= PROVIDED RECORDS =

BEGIN

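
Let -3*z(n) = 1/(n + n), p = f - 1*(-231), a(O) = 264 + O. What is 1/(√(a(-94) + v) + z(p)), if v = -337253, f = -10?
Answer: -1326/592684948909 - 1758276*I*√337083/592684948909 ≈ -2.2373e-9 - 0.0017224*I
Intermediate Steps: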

END
BEGIN

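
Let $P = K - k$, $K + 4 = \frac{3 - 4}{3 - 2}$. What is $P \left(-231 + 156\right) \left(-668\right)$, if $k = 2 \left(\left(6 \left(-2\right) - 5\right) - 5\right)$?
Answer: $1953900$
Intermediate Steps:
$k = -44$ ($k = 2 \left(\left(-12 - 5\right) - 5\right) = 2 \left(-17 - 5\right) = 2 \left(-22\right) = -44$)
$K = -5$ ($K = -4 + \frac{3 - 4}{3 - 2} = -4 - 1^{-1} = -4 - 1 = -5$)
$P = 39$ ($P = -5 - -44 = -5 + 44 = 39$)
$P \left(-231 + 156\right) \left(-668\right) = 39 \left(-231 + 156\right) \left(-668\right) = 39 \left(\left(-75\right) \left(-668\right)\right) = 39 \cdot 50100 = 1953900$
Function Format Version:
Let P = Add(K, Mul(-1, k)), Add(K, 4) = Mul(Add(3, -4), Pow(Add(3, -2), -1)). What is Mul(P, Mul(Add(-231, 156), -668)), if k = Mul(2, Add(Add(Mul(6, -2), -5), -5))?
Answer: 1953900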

END

= THE TASK =
Some lines contain the word "What". Pull each one out of the listing.

= EXERCISE SOLUTION =
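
Let -3*z(n) = 1/(n + n), p = f - 1*(-231), a(O) = 264 + O. What is 1/(√(a(-94) + v) + z(p)), if v = -337253, f = -10?
Let $P = K - k$, $K + 4 = \frac{3 - 4}{3 - 2}$. What is $P \left(-231 + 156\right) \left(-668\right)$, if $k = 2 \left(\left(6 \left(-2\right) - 5\right) - 5\right)$?
Let P = Add(K, Mul(-1, k)), Add(K, 4) = Mul(Add(3, -4), Pow(Add(3, -2), -1)). What is Mul(P, Mul(Add(-231, 156), -668)), if k = Mul(2, Add(Add(Mul(6, -2), -5), -5))?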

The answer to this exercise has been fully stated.